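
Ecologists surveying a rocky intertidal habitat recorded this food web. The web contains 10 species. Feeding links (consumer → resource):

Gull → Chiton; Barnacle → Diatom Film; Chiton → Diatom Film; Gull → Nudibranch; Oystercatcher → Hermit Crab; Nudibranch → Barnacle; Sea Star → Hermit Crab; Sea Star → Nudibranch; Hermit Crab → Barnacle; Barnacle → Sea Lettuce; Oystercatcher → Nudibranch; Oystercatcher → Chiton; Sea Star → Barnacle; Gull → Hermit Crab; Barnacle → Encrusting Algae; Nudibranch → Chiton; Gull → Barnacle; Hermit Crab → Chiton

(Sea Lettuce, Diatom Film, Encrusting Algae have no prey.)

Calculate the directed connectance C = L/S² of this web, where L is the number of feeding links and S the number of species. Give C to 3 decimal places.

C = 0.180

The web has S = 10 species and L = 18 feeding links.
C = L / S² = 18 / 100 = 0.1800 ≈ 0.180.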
|---|
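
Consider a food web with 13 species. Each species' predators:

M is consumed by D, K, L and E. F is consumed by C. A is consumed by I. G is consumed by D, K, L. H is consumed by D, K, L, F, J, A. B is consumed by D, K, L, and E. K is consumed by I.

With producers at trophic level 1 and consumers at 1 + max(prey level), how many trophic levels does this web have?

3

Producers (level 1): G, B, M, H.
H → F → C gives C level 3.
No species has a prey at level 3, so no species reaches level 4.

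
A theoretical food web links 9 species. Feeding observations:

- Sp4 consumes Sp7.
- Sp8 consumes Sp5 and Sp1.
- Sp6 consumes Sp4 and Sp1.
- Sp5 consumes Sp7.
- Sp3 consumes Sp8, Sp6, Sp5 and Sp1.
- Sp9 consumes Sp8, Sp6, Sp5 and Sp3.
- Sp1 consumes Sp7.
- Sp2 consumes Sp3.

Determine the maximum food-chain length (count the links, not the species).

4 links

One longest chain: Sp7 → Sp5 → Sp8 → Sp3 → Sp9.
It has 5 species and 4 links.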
|---|
- _What you will do_:
Return each line from the data where the string "Film" can be found.

- _Answer space_:
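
Gull → Chiton; Barnacle → Diatom Film; Chiton → Diatom Film; Gull → Nudibranch; Oystercatcher → Hermit Crab; Nudibranch → Barnacle; Sea Star → Hermit Crab; Sea Star → Nudibranch; Hermit Crab → Barnacle; Barnacle → Sea Lettuce; Oystercatcher → Nudibranch; Oystercatcher → Chiton; Sea Star → Barnacle; Gull → Hermit Crab; Barnacle → Encrusting Algae; Nudibranch → Chiton; Gull → Barnacle; Hermit Crab → Chiton
(Sea Lettuce, Diatom Film, Encrusting Algae have no prey.)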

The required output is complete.